EXERCISE INPUTS:
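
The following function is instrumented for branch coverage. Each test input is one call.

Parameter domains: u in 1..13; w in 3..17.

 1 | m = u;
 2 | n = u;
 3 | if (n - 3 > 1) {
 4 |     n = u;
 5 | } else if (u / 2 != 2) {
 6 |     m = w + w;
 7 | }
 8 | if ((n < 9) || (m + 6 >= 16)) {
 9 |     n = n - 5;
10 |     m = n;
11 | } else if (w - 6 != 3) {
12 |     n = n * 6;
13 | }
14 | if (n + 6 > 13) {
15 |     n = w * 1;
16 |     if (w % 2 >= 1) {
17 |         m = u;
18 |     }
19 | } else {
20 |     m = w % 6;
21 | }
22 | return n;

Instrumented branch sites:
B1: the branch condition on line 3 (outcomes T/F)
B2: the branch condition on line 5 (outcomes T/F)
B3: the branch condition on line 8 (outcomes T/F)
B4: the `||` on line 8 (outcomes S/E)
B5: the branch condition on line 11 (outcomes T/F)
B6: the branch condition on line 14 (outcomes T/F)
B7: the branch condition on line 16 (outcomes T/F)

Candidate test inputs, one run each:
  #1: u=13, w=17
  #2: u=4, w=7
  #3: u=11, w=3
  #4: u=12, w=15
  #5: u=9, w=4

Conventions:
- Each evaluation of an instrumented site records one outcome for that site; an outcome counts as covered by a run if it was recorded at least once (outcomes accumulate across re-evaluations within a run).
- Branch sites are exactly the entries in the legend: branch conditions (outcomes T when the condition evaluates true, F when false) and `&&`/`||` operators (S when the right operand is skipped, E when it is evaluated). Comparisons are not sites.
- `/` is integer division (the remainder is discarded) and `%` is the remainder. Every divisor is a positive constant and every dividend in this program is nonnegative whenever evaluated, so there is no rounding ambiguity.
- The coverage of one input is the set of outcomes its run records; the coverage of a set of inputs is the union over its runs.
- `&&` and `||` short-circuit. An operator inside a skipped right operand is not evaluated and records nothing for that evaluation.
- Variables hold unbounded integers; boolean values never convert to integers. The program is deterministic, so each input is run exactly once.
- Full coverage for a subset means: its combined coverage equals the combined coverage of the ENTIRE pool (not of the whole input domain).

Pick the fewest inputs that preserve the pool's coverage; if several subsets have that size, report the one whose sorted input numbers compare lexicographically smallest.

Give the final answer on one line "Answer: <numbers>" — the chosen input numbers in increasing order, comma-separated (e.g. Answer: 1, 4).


test 1 (u=13, w=17) fires B1->T, B4->E, B3->T, B6->T, B7->T; hits B1=T, B3=T, B4=E, B6=T, B7=T
test 2 (u=4, w=7) fires B1->F, B2->F, B4->S, B3->T, B6->F; hits B1=F, B2=F, B3=T, B4=S, B6=F
test 3 (u=11, w=3) fires B1->T, B4->E, B3->T, B6->F; hits B1=T, B3=T, B4=E, B6=F
test 4 (u=12, w=15) fires B1->T, B4->E, B3->T, B6->F; hits B1=T, B3=T, B4=E, B6=F
test 5 (u=9, w=4) fires B1->T, B4->E, B3->F, B5->T, B6->T, B7->F; hits B1=T, B3=F, B4=E, B5=T, B6=T, B7=F
the full pool covers 12 outcomes: B1=T, B1=F, B2=F, B3=T, B3=F, B4=S, B4=E, B5=T, B6=T, B6=F, B7=T, B7=F
size 1 is not enough: best union over all size-1 subsets is 6/12
size 2 is not enough: best union over all size-2 subsets is 11/12
size 3: inputs {1, 2, 5} cover all 12 outcomes, and no lexicographically smaller subset of this size does
Answer: 1, 2, 5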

WHAT NEEDS TO BE DONE: Search the lines above for the string "operand" and copy each line that has it.

SOLUTION FOR THIS TASK:
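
- Branch sites are exactly the entries in the legend: branch conditions (outcomes T when the condition evaluates true, F when false) and `&&`/`||` operators (S when the right operand is skipped, E when it is evaluated). Comparisons are not sites.
- `&&` and `||` short-circuit. An operator inside a skipped right operand is not evaluated and records nothing for that evaluation.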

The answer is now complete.